● **AIM OF THE TASK**
Write out again only the lines running from the one that contains "Orientation: T lies" to the end of the records below, including both the first and the last.

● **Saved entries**
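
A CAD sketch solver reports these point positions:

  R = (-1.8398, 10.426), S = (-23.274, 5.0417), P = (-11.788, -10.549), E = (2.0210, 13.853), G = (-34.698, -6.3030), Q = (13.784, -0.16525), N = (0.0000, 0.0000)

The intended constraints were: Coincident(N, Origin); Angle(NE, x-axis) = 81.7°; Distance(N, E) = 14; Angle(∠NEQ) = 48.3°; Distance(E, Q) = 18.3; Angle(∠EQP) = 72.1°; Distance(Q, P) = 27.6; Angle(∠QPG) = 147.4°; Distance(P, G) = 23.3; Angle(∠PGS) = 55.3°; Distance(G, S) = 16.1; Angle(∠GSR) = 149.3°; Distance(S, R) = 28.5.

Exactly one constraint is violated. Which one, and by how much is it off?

Distance(S, R) = 28.5 — off by 6.40.

N = (0.00, 0.00) ✓; NE at 81.70° ✓; |NE| = 14.00 ✓; ∠NEQ = 48.30° ✓; |EQ| = 18.30 ✓; ∠EQP = 72.10° ✓; |QP| = 27.60 ✓; ∠QPG = 147.4° ✓; |PG| = 23.30 ✓; ∠PGS = 55.30° ✓; |GS| = 16.10 ✓; ∠GSR = 149.3° ✓; |SR| = 22.10 ✗.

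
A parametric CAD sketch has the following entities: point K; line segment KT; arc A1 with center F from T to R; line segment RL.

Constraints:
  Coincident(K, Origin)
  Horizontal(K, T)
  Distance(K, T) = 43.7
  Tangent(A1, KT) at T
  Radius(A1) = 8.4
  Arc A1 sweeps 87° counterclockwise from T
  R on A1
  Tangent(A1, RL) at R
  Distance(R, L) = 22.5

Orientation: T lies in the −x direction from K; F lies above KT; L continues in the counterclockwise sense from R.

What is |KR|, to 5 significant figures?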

● **SOLVED EXERCISE**
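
Orientation: T lies in the −x direction from K; F lies above KT; L continues in the counterclockwise sense from R.

What is |KR|, to 5 significant figures?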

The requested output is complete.